WHAT TO DO - In the entries below, find the line with "Let Function('u')(B) = Add(B, Mul(-1, B)), N" and the line with "Answer: Rational(1092792, 1701857) ≈ 0.64212". Return those two lines and all lines between them, exactly.

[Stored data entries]
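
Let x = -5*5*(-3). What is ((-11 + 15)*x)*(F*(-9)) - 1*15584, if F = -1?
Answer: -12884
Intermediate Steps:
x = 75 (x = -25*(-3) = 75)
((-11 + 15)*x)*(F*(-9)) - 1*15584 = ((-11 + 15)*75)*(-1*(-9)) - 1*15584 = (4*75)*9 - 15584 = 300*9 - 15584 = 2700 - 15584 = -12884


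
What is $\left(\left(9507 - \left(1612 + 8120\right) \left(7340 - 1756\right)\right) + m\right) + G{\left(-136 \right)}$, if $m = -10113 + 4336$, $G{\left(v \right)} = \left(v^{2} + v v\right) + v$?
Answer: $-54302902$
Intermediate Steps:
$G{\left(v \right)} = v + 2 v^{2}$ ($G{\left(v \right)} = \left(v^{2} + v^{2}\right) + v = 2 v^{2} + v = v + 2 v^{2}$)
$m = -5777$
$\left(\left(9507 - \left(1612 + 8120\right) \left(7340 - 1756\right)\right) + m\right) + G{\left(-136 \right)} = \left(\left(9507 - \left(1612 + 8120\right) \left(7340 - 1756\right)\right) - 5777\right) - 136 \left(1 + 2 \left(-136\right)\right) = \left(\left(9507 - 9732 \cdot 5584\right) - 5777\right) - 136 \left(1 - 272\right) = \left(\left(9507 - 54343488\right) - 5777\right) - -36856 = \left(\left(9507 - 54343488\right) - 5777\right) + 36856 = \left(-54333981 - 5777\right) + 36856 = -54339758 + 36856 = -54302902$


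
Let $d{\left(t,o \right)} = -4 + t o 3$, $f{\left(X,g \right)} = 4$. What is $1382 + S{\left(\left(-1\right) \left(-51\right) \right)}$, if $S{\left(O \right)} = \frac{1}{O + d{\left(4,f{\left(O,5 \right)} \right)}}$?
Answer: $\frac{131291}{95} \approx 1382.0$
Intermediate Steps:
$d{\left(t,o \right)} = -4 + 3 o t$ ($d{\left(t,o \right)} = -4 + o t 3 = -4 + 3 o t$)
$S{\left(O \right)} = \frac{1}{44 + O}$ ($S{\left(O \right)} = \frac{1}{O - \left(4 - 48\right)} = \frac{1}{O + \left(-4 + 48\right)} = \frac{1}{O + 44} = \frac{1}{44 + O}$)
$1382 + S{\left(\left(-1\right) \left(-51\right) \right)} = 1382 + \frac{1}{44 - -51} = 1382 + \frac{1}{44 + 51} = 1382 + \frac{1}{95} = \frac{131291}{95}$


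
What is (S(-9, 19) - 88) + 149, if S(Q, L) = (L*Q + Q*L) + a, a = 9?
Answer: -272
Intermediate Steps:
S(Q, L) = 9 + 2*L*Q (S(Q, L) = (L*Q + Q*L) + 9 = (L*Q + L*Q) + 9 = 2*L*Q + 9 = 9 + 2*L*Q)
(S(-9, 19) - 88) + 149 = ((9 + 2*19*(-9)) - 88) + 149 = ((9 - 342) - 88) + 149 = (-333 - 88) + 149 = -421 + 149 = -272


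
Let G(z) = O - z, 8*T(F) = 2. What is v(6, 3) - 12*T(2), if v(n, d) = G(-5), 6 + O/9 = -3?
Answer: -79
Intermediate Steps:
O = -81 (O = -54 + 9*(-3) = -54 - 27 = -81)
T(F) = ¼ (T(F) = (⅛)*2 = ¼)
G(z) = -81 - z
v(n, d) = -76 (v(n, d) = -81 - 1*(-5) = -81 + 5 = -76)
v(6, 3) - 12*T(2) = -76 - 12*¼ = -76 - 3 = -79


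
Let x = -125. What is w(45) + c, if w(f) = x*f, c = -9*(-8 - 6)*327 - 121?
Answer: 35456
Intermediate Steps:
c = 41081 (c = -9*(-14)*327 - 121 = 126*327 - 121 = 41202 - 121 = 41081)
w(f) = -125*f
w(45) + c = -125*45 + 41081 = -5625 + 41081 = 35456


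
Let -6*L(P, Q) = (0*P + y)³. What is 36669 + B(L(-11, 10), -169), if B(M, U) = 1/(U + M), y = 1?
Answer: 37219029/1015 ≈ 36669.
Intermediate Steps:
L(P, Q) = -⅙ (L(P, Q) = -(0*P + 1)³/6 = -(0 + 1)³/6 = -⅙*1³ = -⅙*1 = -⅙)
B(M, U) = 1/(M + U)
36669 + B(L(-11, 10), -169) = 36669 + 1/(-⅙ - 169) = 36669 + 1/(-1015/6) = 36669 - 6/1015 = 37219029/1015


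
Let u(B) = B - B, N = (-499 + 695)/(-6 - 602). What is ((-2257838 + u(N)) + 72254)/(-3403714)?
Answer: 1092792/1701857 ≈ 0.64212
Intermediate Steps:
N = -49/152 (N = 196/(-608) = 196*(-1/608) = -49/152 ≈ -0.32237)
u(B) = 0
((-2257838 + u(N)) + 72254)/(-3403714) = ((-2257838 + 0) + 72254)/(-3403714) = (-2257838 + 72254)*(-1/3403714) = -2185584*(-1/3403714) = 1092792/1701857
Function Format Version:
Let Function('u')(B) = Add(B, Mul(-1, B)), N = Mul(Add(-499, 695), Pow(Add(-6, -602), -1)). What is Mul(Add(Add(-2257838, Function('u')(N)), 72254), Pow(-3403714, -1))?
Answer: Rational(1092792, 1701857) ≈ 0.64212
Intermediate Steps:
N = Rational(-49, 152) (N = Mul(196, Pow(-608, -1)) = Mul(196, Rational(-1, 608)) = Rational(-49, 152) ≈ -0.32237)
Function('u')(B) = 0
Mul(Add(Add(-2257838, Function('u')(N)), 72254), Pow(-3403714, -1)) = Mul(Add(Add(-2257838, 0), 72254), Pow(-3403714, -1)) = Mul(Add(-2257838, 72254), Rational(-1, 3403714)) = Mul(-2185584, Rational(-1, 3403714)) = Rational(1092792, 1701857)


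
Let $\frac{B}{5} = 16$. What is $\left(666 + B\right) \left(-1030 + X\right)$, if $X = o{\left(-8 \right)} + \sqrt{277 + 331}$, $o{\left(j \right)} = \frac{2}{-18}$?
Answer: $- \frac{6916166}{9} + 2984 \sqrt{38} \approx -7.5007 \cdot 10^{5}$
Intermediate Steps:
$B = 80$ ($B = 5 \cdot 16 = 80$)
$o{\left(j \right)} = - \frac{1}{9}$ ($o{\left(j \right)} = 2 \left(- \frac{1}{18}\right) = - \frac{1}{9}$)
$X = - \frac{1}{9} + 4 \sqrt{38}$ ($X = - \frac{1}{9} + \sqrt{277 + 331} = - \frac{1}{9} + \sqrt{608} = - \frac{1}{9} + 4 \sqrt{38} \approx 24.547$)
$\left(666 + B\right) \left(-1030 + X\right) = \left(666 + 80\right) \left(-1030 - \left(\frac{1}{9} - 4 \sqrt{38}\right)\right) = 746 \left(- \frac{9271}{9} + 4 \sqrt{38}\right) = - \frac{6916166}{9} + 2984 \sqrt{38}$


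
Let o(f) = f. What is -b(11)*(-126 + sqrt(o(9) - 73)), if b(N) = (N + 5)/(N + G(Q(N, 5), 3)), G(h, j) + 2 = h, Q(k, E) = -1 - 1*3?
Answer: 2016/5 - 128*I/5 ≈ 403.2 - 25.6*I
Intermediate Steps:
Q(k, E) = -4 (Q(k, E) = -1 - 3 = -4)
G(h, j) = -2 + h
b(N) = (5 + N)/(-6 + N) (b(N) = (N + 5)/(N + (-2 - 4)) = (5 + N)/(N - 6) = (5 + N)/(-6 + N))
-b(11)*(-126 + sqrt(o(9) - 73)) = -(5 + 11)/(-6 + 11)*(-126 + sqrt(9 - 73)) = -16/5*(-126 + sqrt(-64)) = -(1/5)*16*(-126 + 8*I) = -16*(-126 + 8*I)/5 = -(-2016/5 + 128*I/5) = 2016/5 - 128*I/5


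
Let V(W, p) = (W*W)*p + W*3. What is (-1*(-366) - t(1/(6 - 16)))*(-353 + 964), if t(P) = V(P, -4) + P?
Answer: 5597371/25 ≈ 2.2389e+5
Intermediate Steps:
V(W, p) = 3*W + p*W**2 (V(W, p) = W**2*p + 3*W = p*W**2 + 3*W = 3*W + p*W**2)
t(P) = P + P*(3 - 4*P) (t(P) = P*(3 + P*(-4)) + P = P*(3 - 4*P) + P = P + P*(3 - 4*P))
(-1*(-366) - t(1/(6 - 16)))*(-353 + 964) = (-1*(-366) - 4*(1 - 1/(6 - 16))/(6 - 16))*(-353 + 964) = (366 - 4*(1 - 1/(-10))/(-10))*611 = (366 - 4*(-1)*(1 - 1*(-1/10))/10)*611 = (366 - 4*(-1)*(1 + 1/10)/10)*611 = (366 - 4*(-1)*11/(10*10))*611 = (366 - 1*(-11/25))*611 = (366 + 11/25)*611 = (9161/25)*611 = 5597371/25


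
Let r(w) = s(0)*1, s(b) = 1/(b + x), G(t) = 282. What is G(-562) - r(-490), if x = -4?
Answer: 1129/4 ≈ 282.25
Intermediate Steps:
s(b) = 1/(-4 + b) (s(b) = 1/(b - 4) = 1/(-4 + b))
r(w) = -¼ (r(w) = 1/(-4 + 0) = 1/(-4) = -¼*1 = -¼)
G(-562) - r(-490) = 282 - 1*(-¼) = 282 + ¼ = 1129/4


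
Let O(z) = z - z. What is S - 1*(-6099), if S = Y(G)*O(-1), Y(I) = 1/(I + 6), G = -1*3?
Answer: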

ANSWER SPACE -
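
Let Function('u')(B) = Add(B, Mul(-1, B)), N = Mul(Add(-499, 695), Pow(Add(-6, -602), -1)). What is Mul(Add(Add(-2257838, Function('u')(N)), 72254), Pow(-3403714, -1))?
Answer: Rational(1092792, 1701857) ≈ 0.64212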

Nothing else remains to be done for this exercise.